■ Directions:
Return every record below exactly as given.

──────────

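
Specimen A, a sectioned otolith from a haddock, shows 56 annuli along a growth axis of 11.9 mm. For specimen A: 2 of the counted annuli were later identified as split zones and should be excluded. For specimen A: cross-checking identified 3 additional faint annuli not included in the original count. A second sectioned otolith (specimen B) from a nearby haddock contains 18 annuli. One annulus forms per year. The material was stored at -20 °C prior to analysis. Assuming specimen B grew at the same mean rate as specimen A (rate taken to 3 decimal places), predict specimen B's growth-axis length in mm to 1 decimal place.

3.8 mm

Specimen A: correcting the raw count gives 56 − 2 + 3 = 57 true annuli.
A: 11.9 mm over 57 years gives 11.9 / 57 ≈ 0.209 mm/yr.
Length of B = 0.209 × 18 = 3.8 mm.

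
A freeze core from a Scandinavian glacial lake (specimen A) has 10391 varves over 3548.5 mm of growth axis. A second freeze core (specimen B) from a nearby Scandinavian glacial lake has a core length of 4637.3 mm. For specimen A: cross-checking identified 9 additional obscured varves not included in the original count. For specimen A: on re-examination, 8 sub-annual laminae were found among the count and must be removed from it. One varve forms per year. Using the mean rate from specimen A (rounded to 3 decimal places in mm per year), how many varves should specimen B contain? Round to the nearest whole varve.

13599 varves

Specimen A: after corrections the count is 10391 − 8 + 9 = 10392 varves.
A: Mean rate = 3548.5 mm / 10392 years ≈ 0.341 mm/yr.
Specimen B: 4637.3 mm / 0.341 mm per year = 13599.12 years ≈ 13599 varves.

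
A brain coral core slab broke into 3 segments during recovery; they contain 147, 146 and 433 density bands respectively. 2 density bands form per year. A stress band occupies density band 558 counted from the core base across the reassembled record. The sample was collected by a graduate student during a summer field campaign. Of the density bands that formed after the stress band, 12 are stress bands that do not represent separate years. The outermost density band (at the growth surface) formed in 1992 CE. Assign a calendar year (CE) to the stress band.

Total density bands = 147 + 146 + 433 = 726.
726 − 558 = 168 density bands lie beyond the stress band toward the growth surface.
Removing the 12 false density bands leaves 168 − 12 = 156 true density bands beyond the stress band.
With 2 density bands per year, 156 / 2 = 78 years.
1992 − 78 = 1914 CE.

1914 CE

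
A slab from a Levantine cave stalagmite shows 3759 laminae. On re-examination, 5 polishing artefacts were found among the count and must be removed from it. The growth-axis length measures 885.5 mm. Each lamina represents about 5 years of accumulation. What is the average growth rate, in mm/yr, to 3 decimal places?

0.047 mm/yr

True lamina count = 3759 − 5 = 3754.
At 5 years per lamina, 3754 × 5 = 18770 years.
885.5 mm over 18770 years gives 885.5 / 18770 ≈ 0.047 mm/yr.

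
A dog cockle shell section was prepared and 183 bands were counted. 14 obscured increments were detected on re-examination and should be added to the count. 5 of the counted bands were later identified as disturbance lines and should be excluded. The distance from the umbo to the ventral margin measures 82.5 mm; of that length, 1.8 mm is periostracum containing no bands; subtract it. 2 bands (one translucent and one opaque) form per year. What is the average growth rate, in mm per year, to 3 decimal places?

Correcting the raw count gives 183 − 5 + 14 = 192 true bands.
With 2 bands per year, 192 / 2 = 96 years.
The growth record spans 82.5 − 1.8 = 80.7 mm.
80.7 mm over 96 years gives 80.7 / 96 ≈ 0.841 mm per year.

0.841 mm per year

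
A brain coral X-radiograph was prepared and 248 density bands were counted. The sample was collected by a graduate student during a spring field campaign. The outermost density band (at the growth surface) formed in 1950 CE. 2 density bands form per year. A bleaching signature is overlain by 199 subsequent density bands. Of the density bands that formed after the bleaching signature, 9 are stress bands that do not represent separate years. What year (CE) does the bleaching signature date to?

There are 199 density bands younger than the bleaching signature.
Excluding 9 false density bands: 199 − 9 = 190.
190 density bands at 2 per year is 190 / 2 = 95 years.
The density band at the growth surface is 1950 CE, so the bleaching signature dates to 1950 − 95 = 1855 CE.

1855 CE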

──────────

■ Response to the exercise:
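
Specimen A, a sectioned otolith from a haddock, shows 56 annuli along a growth axis of 11.9 mm. For specimen A: 2 of the counted annuli were later identified as split zones and should be excluded. For specimen A: cross-checking identified 3 additional faint annuli not included in the original count. A second sectioned otolith (specimen B) from a nearby haddock contains 18 annuli. One annulus forms per year. The material was stored at -20 °C prior to analysis. Assuming specimen B grew at the same mean rate as specimen A (rate taken to 3 decimal places), predict specimen B's growth-axis length in mm to 1 decimal place.

3.8 mm

Specimen A: correcting the raw count gives 56 − 2 + 3 = 57 true annuli.
A: 11.9 mm over 57 years gives 11.9 / 57 ≈ 0.209 mm/yr.
Length of B = 0.209 × 18 = 3.8 mm.

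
A freeze core from a Scandinavian glacial lake (specimen A) has 10391 varves over 3548.5 mm of growth axis. A second freeze core (specimen B) from a nearby Scandinavian glacial lake has a core length of 4637.3 mm. For specimen A: cross-checking identified 9 additional obscured varves not included in the original count. For specimen A: on re-examination, 8 sub-annual laminae were found among the count and must be removed from it. One varve forms per year. Using the mean rate from specimen A (rounded to 3 decimal places in mm per year), how many varves should specimen B contain? Round to the nearest whole varve.

13599 varves

Specimen A: after corrections the count is 10391 − 8 + 9 = 10392 varves.
A: Mean rate = 3548.5 mm / 10392 years ≈ 0.341 mm/yr.
Specimen B: 4637.3 mm / 0.341 mm per year = 13599.12 years ≈ 13599 varves.

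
A brain coral core slab broke into 3 segments during recovery; they contain 147, 146 and 433 density bands respectively. 2 density bands form per year. A stress band occupies density band 558 counted from the core base across the reassembled record. The sample was collected by a graduate student during a summer field campaign. Of the density bands that formed after the stress band, 12 are stress bands that do not represent separate years. The outermost density band (at the growth surface) formed in 1992 CE. Assign a calendar year (CE) to the stress band.

Total density bands = 147 + 146 + 433 = 726.
726 − 558 = 168 density bands lie beyond the stress band toward the growth surface.
Removing the 12 false density bands leaves 168 − 12 = 156 true density bands beyond the stress band.
With 2 density bands per year, 156 / 2 = 78 years.
1992 − 78 = 1914 CE.

1914 CE

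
A slab from a Levantine cave stalagmite shows 3759 laminae. On re-examination, 5 polishing artefacts were found among the count and must be removed from it. The growth-axis length measures 885.5 mm. Each lamina represents about 5 years of accumulation. What is the average growth rate, in mm/yr, to 3 decimal places?

0.047 mm/yr

True lamina count = 3759 − 5 = 3754.
At 5 years per lamina, 3754 × 5 = 18770 years.
885.5 mm over 18770 years gives 885.5 / 18770 ≈ 0.047 mm/yr.

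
A dog cockle shell section was prepared and 183 bands were counted. 14 obscured increments were detected on re-examination and should be added to the count. 5 of the counted bands were later identified as disturbance lines and should be excluded. The distance from the umbo to the ventral margin measures 82.5 mm; of that length, 1.8 mm is periostracum containing no bands; subtract it. 2 bands (one translucent and one opaque) form per year. What is the average growth rate, in mm per year, to 3 decimal places?

Correcting the raw count gives 183 − 5 + 14 = 192 true bands.
With 2 bands per year, 192 / 2 = 96 years.
The growth record spans 82.5 − 1.8 = 80.7 mm.
80.7 mm over 96 years gives 80.7 / 96 ≈ 0.841 mm per year.

0.841 mm per year

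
A brain coral X-radiograph was prepared and 248 density bands were counted. The sample was collected by a graduate student during a spring field campaign. The outermost density band (at the growth surface) formed in 1950 CE. 2 density bands form per year. A bleaching signature is overlain by 199 subsequent density bands. Of the density bands that formed after the bleaching signature, 9 are stress bands that do not represent separate years. What year (CE) does the bleaching signature date to?

There are 199 density bands younger than the bleaching signature.
Excluding 9 false density bands: 199 − 9 = 190.
190 density bands at 2 per year is 190 / 2 = 95 years.
The density band at the growth surface is 1950 CE, so the bleaching signature dates to 1950 − 95 = 1855 CE.

1855 CE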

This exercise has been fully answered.